### Directions
All that is needed is the line in the material below containing "Find the exponent of the prime p = 17", plus every line after it, printed exactly.

----------

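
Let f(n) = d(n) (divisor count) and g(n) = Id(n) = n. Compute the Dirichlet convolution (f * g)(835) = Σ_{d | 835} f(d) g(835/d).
(d * Id)(835) = 1183

Divisors of 835: [1, 5, 167, 835]. For each d | 835:
  d = 1: d(1) · Id(835/1) = 1 · 835 = 835
  d = 5: d(5) · Id(835/5) = 2 · 167 = 334
  d = 167: d(167) · Id(835/167) = 2 · 5 = 10
  d = 835: d(835) · Id(835/835) = 4 · 1 = 4
Summing: (d * Id)(835) = 835 + 334 + 10 + 4 = 1183.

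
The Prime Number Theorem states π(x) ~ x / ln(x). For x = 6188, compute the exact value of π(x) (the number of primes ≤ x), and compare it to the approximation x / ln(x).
π(6188) = 804;  x/ln(x) ≈ 708.79;  relative error ≈ 11.84%.

Directly count primes up to 6188: π(6188) = 804. The PNT approximation gives 6188/ln(6188) ≈ 6188/8.73037 ≈ 708.79. Relative error (π(x) − x/ln(x)) / π(x) ≈ 11.84%; the approximation is known to undercount slightly (Li(x) is a better estimate).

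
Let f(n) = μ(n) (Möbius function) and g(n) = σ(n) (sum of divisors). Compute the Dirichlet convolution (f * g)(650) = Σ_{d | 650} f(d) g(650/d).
(μ * σ)(650) = 650

Divisors of 650: [1, 2, 5, 10, 13, 25, 26, 50, 65, 130, 325, 650]. For each d | 650:
  d = 1: μ(1) · σ(650/1) = 1 · 1302 = 1302
  d = 2: μ(2) · σ(650/2) = -1 · 434 = -434
  d = 5: μ(5) · σ(650/5) = -1 · 252 = -252
  d = 10: μ(10) · σ(650/10) = 1 · 84 = 84
  d = 13: μ(13) · σ(650/13) = -1 · 93 = -93
  d = 25: μ(25) · σ(650/25) = 0 · 42 = 0
  d = 26: μ(26) · σ(650/26) = 1 · 31 = 31
  d = 50: μ(50) · σ(650/50) = 0 · 14 = 0
  d = 65: μ(65) · σ(650/65) = 1 · 18 = 18
  d = 130: μ(130) · σ(650/130) = -1 · 6 = -6
  d = 325: μ(325) · σ(650/325) = 0 · 3 = 0
  d = 650: μ(650) · σ(650/650) = 0 · 1 = 0
Summing: (μ * σ)(650) = 1302 + -434 + -252 + 84 + -93 + 0 + 31 + 0 + 18 + -6 + 0 + 0 = 650.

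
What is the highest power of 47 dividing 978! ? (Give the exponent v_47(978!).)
v_47(978!) = 20

Legendre's formula: v_p(n!) = Σ_{k ≥ 1} ⌊n / p^k⌋. For p = 47, n = 978, the terms are:
  ⌊978/47^1⌋ = ⌊978/47⌋ = 20
(the next term ⌊978/47^2⌋ = 0, terminating the sum). Summing: v_47(978!) = 20 = 20.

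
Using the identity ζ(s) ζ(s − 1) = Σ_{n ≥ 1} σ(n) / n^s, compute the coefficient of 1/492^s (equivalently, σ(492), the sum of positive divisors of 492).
σ(492) = 1176

In the product (Σ m^0/m^s)(Σ k / k^s) = Σ (Σ_{d | n} d) / n^s, the coefficient of 1/n^s is σ(n) = Σ_{d | n} d. For n = 492, divisors are [1, 2, 3, 4, 6, 12, 41, 82, 123, 164, 246, 492]; summing: σ(492) = 1176.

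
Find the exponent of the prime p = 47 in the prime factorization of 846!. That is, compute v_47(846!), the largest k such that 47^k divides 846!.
v_47(846!) = 18

Legendre's formula: v_p(n!) = Σ_{k ≥ 1} ⌊n / p^k⌋. For p = 47, n = 846, the terms are:
  ⌊846/47^1⌋ = ⌊846/47⌋ = 18
(the next term ⌊846/47^2⌋ = 0, terminating the sum). Summing: v_47(846!) = 18 = 18.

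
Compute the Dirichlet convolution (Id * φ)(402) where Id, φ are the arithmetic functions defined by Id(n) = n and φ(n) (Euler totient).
(Id * φ)(402) = 1995

Divisors of 402: [1, 2, 3, 6, 67, 134, 201, 402]. For each d | 402:
  d = 1: Id(1) · φ(402/1) = 1 · 132 = 132
  d = 2: Id(2) · φ(402/2) = 2 · 132 = 264
  d = 3: Id(3) · φ(402/3) = 3 · 66 = 198
  d = 6: Id(6) · φ(402/6) = 6 · 66 = 396
  d = 67: Id(67) · φ(402/67) = 67 · 2 = 134
  d = 134: Id(134) · φ(402/134) = 134 · 2 = 268
  d = 201: Id(201) · φ(402/201) = 201 · 1 = 201
  d = 402: Id(402) · φ(402/402) = 402 · 1 = 402
Summing: (Id * φ)(402) = 132 + 264 + 198 + 396 + 134 + 268 + 201 + 402 = 1995.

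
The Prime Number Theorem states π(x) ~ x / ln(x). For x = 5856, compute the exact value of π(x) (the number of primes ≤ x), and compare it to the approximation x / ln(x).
π(5856) = 769;  x/ln(x) ≈ 675.03;  relative error ≈ 12.22%.

Directly count primes up to 5856: π(5856) = 769. The PNT approximation gives 5856/ln(5856) ≈ 5856/8.67522 ≈ 675.03. Relative error (π(x) − x/ln(x)) / π(x) ≈ 12.22%; the approximation is known to undercount slightly (Li(x) is a better estimate).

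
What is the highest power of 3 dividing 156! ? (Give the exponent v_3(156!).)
v_3(156!) = 75

Legendre's formula: v_p(n!) = Σ_{k ≥ 1} ⌊n / p^k⌋. For p = 3, n = 156, the terms are:
  ⌊156/3^1⌋ = ⌊156/3⌋ = 52
  ⌊156/3^2⌋ = ⌊156/9⌋ = 17
  ⌊156/3^3⌋ = ⌊156/27⌋ = 5
  ⌊156/3^4⌋ = ⌊156/81⌋ = 1
(the next term ⌊156/3^5⌋ = 0, terminating the sum). Summing: v_3(156!) = 52 + 17 + 5 + 1 = 75.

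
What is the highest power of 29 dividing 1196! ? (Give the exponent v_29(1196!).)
v_29(1196!) = 42

Legendre's formula: v_p(n!) = Σ_{k ≥ 1} ⌊n / p^k⌋. For p = 29, n = 1196, the terms are:
  ⌊1196/29^1⌋ = ⌊1196/29⌋ = 41
  ⌊1196/29^2⌋ = ⌊1196/841⌋ = 1
(the next term ⌊1196/29^3⌋ = 0, terminating the sum). Summing: v_29(1196!) = 41 + 1 = 42.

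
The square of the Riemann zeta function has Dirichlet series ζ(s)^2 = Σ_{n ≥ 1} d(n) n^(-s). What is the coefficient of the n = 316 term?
d(316) = 6

ζ(s)^2 = (Σ 1/m^s)(Σ 1/k^s). The coefficient of 1/n^s in the product is the number of ordered pairs (m, k) with mk = n, which equals d(n). For n = 316, divisors are [1, 2, 4, 79, 158, 316], so d(316) = 6.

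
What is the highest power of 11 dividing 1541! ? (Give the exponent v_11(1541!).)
v_11(1541!) = 153

Legendre's formula: v_p(n!) = Σ_{k ≥ 1} ⌊n / p^k⌋. For p = 11, n = 1541, the terms are:
  ⌊1541/11^1⌋ = ⌊1541/11⌋ = 140
  ⌊1541/11^2⌋ = ⌊1541/121⌋ = 12
  ⌊1541/11^3⌋ = ⌊1541/1331⌋ = 1
(the next term ⌊1541/11^4⌋ = 0, terminating the sum). Summing: v_11(1541!) = 140 + 12 + 1 = 153.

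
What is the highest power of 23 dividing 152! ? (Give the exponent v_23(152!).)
v_23(152!) = 6

Legendre's formula: v_p(n!) = Σ_{k ≥ 1} ⌊n / p^k⌋. For p = 23, n = 152, the terms are:
  ⌊152/23^1⌋ = ⌊152/23⌋ = 6
(the next term ⌊152/23^2⌋ = 0, terminating the sum). Summing: v_23(152!) = 6 = 6.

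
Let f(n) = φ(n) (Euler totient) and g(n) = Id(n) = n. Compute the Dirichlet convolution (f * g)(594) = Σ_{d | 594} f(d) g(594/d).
(φ * Id)(594) = 5103

Divisors of 594: [1, 2, 3, 6, 9, 11, 18, 22, 27, 33, 54, 66, 99, 198, 297, 594]. For each d | 594:
  d = 1: φ(1) · Id(594/1) = 1 · 594 = 594
  d = 2: φ(2) · Id(594/2) = 1 · 297 = 297
  d = 3: φ(3) · Id(594/3) = 2 · 198 = 396
  d = 6: φ(6) · Id(594/6) = 2 · 99 = 198
  d = 9: φ(9) · Id(594/9) = 6 · 66 = 396
  d = 11: φ(11) · Id(594/11) = 10 · 54 = 540
  d = 18: φ(18) · Id(594/18) = 6 · 33 = 198
  d = 22: φ(22) · Id(594/22) = 10 · 27 = 270
  d = 27: φ(27) · Id(594/27) = 18 · 22 = 396
  d = 33: φ(33) · Id(594/33) = 20 · 18 = 360
  d = 54: φ(54) · Id(594/54) = 18 · 11 = 198
  d = 66: φ(66) · Id(594/66) = 20 · 9 = 180
  d = 99: φ(99) · Id(594/99) = 60 · 6 = 360
  d = 198: φ(198) · Id(594/198) = 60 · 3 = 180
  d = 297: φ(297) · Id(594/297) = 180 · 2 = 360
  d = 594: φ(594) · Id(594/594) = 180 · 1 = 180
Summing: (φ * Id)(594) = 594 + 297 + 396 + 198 + 396 + 540 + 198 + 270 + 396 + 360 + 198 + 180 + 360 + 180 + 360 + 180 = 5103.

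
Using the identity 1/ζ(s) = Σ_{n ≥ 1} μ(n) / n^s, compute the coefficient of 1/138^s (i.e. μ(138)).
μ(138) = -1

Factor n = 138 = 2 · 3 · 23. μ(n) = 0 if any exponent ≥ 2 (not squarefree); otherwise μ(n) = (−1)^{ω(n)} where ω(n) is the number of distinct prime factors. Applying: μ(138) = -1.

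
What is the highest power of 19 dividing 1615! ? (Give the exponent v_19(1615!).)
v_19(1615!) = 89

Legendre's formula: v_p(n!) = Σ_{k ≥ 1} ⌊n / p^k⌋. For p = 19, n = 1615, the terms are:
  ⌊1615/19^1⌋ = ⌊1615/19⌋ = 85
  ⌊1615/19^2⌋ = ⌊1615/361⌋ = 4
(the next term ⌊1615/19^3⌋ = 0, terminating the sum). Summing: v_19(1615!) = 85 + 4 = 89.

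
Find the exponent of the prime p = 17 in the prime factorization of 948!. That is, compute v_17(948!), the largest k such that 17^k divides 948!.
v_17(948!) = 58

Legendre's formula: v_p(n!) = Σ_{k ≥ 1} ⌊n / p^k⌋. For p = 17, n = 948, the terms are:
  ⌊948/17^1⌋ = ⌊948/17⌋ = 55
  ⌊948/17^2⌋ = ⌊948/289⌋ = 3
(the next term ⌊948/17^3⌋ = 0, terminating the sum). Summing: v_17(948!) = 55 + 3 = 58.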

----------

### Reply
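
Find the exponent of the prime p = 17 in the prime factorization of 948!. That is, compute v_17(948!), the largest k such that 17^k divides 948!.
v_17(948!) = 58

Legendre's formula: v_p(n!) = Σ_{k ≥ 1} ⌊n / p^k⌋. For p = 17, n = 948, the terms are:
  ⌊948/17^1⌋ = ⌊948/17⌋ = 55
  ⌊948/17^2⌋ = ⌊948/289⌋ = 3
(the next term ⌊948/17^3⌋ = 0, terminating the sum). Summing: v_17(948!) = 55 + 3 = 58.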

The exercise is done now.